*Supplied information:*
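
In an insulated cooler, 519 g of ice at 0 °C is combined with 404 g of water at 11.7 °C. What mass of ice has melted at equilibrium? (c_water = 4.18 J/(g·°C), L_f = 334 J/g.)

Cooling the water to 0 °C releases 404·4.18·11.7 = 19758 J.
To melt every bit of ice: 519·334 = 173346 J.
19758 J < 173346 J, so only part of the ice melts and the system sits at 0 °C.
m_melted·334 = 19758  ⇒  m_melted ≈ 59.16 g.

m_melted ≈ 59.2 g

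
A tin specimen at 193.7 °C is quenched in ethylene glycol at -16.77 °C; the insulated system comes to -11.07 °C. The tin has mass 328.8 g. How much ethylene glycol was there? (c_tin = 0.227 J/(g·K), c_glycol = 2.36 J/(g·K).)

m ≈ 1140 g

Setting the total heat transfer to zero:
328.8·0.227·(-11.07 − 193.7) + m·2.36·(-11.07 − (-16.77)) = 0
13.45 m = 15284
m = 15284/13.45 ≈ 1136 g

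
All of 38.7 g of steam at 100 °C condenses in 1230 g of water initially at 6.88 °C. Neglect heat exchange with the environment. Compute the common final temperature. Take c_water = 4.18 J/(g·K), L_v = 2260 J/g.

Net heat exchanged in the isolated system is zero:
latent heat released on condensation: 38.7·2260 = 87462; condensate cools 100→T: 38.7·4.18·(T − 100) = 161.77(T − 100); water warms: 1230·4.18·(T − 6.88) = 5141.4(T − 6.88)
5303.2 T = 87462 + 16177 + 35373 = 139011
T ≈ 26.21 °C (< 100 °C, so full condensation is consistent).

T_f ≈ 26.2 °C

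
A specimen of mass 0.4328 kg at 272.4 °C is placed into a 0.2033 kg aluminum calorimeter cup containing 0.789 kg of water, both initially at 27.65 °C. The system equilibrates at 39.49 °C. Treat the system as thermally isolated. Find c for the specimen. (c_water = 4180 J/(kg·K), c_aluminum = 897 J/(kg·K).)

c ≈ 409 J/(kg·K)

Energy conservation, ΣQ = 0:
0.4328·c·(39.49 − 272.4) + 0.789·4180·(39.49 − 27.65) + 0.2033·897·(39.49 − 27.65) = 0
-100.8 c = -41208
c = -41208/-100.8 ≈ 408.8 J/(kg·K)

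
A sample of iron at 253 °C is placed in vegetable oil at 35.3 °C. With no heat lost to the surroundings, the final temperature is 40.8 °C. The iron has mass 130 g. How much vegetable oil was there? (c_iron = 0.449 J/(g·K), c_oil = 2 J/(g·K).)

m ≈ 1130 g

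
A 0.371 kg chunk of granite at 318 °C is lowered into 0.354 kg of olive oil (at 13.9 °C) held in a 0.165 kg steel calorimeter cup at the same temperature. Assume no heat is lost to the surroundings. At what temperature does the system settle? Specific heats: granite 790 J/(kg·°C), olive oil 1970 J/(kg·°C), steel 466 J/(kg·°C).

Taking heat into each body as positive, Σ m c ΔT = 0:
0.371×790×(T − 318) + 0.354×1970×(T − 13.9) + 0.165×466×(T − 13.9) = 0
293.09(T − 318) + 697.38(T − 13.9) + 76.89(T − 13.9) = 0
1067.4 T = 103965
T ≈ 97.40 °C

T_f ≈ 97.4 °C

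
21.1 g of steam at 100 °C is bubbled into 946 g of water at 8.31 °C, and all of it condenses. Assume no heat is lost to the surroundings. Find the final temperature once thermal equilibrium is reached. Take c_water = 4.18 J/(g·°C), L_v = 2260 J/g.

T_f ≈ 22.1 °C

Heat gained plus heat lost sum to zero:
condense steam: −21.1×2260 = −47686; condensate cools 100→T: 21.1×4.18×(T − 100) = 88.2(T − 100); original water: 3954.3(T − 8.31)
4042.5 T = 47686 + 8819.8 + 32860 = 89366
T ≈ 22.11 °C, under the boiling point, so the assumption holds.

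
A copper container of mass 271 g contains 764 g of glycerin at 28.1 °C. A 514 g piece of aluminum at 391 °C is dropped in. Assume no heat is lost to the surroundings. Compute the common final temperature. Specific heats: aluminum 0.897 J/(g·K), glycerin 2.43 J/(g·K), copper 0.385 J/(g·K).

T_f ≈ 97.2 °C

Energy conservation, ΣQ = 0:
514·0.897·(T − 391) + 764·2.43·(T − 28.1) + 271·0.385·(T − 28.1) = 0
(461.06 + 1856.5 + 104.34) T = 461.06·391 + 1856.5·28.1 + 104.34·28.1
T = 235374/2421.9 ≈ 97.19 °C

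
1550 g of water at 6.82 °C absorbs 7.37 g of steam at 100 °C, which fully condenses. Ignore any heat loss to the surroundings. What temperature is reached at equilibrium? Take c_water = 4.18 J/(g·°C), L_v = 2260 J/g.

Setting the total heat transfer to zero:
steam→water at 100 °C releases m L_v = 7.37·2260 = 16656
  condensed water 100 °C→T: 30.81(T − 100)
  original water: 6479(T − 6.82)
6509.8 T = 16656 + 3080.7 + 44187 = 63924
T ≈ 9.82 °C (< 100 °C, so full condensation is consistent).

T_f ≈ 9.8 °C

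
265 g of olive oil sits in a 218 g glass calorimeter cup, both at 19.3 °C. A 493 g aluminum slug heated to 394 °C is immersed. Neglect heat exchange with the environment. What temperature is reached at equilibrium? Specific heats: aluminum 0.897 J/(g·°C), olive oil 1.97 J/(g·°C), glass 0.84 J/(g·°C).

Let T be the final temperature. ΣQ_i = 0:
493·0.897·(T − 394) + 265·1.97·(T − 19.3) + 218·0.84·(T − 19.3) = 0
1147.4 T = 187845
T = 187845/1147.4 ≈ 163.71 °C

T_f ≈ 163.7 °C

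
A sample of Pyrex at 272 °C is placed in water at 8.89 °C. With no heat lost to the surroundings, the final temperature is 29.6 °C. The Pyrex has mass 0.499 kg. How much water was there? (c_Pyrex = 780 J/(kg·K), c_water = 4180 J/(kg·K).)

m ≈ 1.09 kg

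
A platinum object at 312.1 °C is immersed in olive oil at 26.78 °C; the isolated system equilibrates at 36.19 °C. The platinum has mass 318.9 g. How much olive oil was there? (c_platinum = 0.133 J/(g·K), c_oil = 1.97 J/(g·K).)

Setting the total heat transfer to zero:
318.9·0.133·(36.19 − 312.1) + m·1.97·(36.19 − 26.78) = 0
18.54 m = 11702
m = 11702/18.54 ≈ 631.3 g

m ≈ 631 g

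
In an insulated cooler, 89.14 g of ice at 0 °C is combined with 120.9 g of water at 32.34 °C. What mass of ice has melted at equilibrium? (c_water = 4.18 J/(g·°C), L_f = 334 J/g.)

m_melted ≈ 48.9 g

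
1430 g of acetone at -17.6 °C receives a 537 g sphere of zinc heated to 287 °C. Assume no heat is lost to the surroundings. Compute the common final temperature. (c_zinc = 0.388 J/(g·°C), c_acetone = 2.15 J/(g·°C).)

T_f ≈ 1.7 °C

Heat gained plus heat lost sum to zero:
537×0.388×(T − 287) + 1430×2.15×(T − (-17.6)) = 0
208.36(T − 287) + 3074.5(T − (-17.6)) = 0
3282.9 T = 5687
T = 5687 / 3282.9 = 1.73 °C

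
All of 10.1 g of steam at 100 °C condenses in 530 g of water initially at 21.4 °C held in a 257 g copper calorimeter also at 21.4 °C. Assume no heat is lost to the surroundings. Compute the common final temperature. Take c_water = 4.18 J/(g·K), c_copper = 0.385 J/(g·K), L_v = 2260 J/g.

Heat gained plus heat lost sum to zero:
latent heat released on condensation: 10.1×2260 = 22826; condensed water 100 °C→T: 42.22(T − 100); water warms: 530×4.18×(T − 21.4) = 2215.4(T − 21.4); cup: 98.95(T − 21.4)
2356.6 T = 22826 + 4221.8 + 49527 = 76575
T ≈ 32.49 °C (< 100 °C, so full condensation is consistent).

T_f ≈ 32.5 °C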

*Your instructions:*
Exactly and in full, write out the lines from the one containing "1430 g of acetone" through the end of the listing.

*Output of the exercise:*
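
1430 g of acetone at -17.6 °C receives a 537 g sphere of zinc heated to 287 °C. Assume no heat is lost to the surroundings. Compute the common final temperature. (c_zinc = 0.388 J/(g·°C), c_acetone = 2.15 J/(g·°C).)

T_f ≈ 1.7 °C

Heat gained plus heat lost sum to zero:
537×0.388×(T − 287) + 1430×2.15×(T − (-17.6)) = 0
208.36(T − 287) + 3074.5(T − (-17.6)) = 0
3282.9 T = 5687
T = 5687 / 3282.9 = 1.73 °C

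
All of 10.1 g of steam at 100 °C condenses in 530 g of water initially at 21.4 °C held in a 257 g copper calorimeter also at 21.4 °C. Assume no heat is lost to the surroundings. Compute the common final temperature. Take c_water = 4.18 J/(g·K), c_copper = 0.385 J/(g·K), L_v = 2260 J/g.

Heat gained plus heat lost sum to zero:
latent heat released on condensation: 10.1×2260 = 22826; condensed water 100 °C→T: 42.22(T − 100); water warms: 530×4.18×(T − 21.4) = 2215.4(T − 21.4); cup: 98.95(T − 21.4)
2356.6 T = 22826 + 4221.8 + 49527 = 76575
T ≈ 32.49 °C (< 100 °C, so full condensation is consistent).

T_f ≈ 32.5 °C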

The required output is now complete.